─── EXERCISE INPUTS ───

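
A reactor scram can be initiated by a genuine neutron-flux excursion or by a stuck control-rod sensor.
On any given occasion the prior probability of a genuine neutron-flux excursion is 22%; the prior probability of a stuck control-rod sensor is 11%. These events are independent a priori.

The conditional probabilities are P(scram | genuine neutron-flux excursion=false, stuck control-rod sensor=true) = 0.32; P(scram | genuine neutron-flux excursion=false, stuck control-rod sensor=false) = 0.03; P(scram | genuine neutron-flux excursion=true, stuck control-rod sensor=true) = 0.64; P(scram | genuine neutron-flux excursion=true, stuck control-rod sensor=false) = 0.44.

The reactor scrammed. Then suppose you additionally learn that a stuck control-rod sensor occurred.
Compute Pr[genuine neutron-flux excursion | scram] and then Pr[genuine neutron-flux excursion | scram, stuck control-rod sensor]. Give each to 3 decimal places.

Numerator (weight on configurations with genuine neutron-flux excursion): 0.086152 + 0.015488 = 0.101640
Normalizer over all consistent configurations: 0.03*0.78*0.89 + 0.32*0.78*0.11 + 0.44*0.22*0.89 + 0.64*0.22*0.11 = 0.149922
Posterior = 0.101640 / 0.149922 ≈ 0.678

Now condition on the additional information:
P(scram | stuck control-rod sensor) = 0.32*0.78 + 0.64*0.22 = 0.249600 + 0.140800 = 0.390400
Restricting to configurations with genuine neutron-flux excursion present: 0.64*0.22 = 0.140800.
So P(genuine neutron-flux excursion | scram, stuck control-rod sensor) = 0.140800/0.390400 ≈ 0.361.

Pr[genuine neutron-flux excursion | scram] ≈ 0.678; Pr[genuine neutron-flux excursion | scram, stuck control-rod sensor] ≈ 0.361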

───

ASSIGNMENT: Restate the records above in full, keeping each line exactly as it stands.

FINISHED EXERCISE:
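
A reactor scram can be initiated by a genuine neutron-flux excursion or by a stuck control-rod sensor.
On any given occasion the prior probability of a genuine neutron-flux excursion is 22%; the prior probability of a stuck control-rod sensor is 11%. These events are independent a priori.

The conditional probabilities are P(scram | genuine neutron-flux excursion=false, stuck control-rod sensor=true) = 0.32; P(scram | genuine neutron-flux excursion=false, stuck control-rod sensor=false) = 0.03; P(scram | genuine neutron-flux excursion=true, stuck control-rod sensor=true) = 0.64; P(scram | genuine neutron-flux excursion=true, stuck control-rod sensor=false) = 0.44.

The reactor scrammed. Then suppose you additionally learn that a stuck control-rod sensor occurred.
Compute Pr[genuine neutron-flux excursion | scram] and then Pr[genuine neutron-flux excursion | scram, stuck control-rod sensor]. Give each to 3 decimal places.

Numerator (weight on configurations with genuine neutron-flux excursion): 0.086152 + 0.015488 = 0.101640
Normalizer over all consistent configurations: 0.03*0.78*0.89 + 0.32*0.78*0.11 + 0.44*0.22*0.89 + 0.64*0.22*0.11 = 0.149922
Posterior = 0.101640 / 0.149922 ≈ 0.678

Now condition on the additional information:
P(scram | stuck control-rod sensor) = 0.32*0.78 + 0.64*0.22 = 0.249600 + 0.140800 = 0.390400
Restricting to configurations with genuine neutron-flux excursion present: 0.64*0.22 = 0.140800.
So P(genuine neutron-flux excursion | scram, stuck control-rod sensor) = 0.140800/0.390400 ≈ 0.361.

Pr[genuine neutron-flux excursion | scram] ≈ 0.678; Pr[genuine neutron-flux excursion | scram, stuck control-rod sensor] ≈ 0.361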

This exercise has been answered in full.